**What you have to do**.
Give the number of lines in the records below that hold "verbs"; nothing else is needed.
Input Block Start
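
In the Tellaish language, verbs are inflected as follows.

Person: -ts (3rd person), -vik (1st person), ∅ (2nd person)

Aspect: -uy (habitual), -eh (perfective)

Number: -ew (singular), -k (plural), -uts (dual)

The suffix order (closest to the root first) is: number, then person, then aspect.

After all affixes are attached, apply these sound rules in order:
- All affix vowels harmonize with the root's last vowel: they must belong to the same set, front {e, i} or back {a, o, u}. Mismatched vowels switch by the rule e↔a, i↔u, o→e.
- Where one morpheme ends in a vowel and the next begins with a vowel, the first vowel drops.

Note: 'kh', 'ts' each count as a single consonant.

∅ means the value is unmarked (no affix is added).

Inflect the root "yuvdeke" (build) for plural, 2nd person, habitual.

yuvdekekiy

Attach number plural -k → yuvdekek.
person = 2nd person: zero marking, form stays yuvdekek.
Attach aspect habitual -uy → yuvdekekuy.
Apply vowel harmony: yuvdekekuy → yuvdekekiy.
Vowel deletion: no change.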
Input Block End
Input Block Start
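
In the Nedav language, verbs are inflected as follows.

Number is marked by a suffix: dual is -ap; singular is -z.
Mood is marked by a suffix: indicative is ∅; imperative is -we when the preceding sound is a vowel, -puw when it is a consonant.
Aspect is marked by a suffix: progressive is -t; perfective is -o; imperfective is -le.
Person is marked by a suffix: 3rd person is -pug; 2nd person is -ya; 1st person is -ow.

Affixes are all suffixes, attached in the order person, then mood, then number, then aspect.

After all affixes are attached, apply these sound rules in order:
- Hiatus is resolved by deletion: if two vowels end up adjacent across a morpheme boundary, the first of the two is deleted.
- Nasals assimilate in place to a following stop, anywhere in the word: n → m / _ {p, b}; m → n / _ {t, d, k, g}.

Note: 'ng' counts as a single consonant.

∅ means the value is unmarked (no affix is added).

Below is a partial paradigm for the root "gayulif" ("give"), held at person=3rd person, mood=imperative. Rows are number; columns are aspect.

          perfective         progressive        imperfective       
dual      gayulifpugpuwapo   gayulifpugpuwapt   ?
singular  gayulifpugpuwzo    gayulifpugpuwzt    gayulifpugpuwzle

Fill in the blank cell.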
Input Block End
Input Block Start
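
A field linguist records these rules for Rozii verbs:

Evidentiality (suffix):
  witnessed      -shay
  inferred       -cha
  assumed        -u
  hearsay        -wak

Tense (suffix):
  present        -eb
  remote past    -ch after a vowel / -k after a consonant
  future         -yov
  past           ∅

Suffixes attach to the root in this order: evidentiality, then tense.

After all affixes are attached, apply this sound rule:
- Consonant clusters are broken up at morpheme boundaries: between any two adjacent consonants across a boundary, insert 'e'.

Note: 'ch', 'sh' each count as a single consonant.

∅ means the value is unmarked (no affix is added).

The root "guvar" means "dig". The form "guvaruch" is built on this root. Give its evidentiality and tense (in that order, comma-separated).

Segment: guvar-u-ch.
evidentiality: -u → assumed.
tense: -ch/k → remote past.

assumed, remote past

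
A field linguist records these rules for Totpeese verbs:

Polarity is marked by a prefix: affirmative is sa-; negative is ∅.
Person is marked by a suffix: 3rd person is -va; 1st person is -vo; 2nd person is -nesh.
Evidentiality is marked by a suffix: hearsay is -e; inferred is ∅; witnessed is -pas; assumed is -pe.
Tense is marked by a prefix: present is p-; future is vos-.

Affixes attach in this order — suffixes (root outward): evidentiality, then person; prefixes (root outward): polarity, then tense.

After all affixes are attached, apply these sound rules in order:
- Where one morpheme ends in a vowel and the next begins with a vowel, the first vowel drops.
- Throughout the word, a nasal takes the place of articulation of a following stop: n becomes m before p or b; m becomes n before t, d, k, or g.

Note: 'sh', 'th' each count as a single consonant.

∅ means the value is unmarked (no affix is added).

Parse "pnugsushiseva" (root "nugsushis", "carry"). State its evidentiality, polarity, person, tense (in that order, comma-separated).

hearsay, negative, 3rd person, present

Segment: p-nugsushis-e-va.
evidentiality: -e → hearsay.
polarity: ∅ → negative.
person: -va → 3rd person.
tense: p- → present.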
Input Block End
**Expected output**.
4